BEGIN Information provided

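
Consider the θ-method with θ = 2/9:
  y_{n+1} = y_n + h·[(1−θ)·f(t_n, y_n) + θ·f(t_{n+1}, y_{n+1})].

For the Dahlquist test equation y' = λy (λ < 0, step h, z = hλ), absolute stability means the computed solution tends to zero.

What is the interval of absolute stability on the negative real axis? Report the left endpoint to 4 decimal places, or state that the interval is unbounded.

Set f=λy, z=hλ:
  y_{n+1} = y_n + z·[7/9·y_n + 2/9·y_{n+1}] ⇒ (1 − 2/9z)y_{n+1} = (1 + 7/9z)y_n
  ⇒ R(z) = (1 + 7/9z)/(1 − 2/9z).

Boundary: |R(x)|=1, x<0.
x=-1.39: |R|=0.0620
R=−1: 1+7/9x = −1+2/9x ⇒ -5/9x=2 ⇒ x=2/(-5/9)=-3.6000
Confirm numerically:
  x=-3.533: |R|=0.97915 <1
  x=-3.091: |R|=0.83237 <1
  x=-3.072: |R|=0.82567 <1
  x=-2.595: |R|=0.64588 <1
  x=-4.088: |R|=1.14206 >1
  x=-3.827: |R|=1.06815 >1
  x=-3.824: |R|=1.06728 >1
Stable set (-3.6000, 0).

(-3.6000, 0).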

END Information provided

Activity: Exactly as they appear, please write out the lines from the opening of the listing above down to the line containing "For the Dahlquist", with both end lines included.

Your response:
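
Consider the θ-method with θ = 2/9:
  y_{n+1} = y_n + h·[(1−θ)·f(t_n, y_n) + θ·f(t_{n+1}, y_{n+1})].

For the Dahlquist test equation y' = λy (λ < 0, step h, z = hλ), absolute stability means the computed solution tends to zero.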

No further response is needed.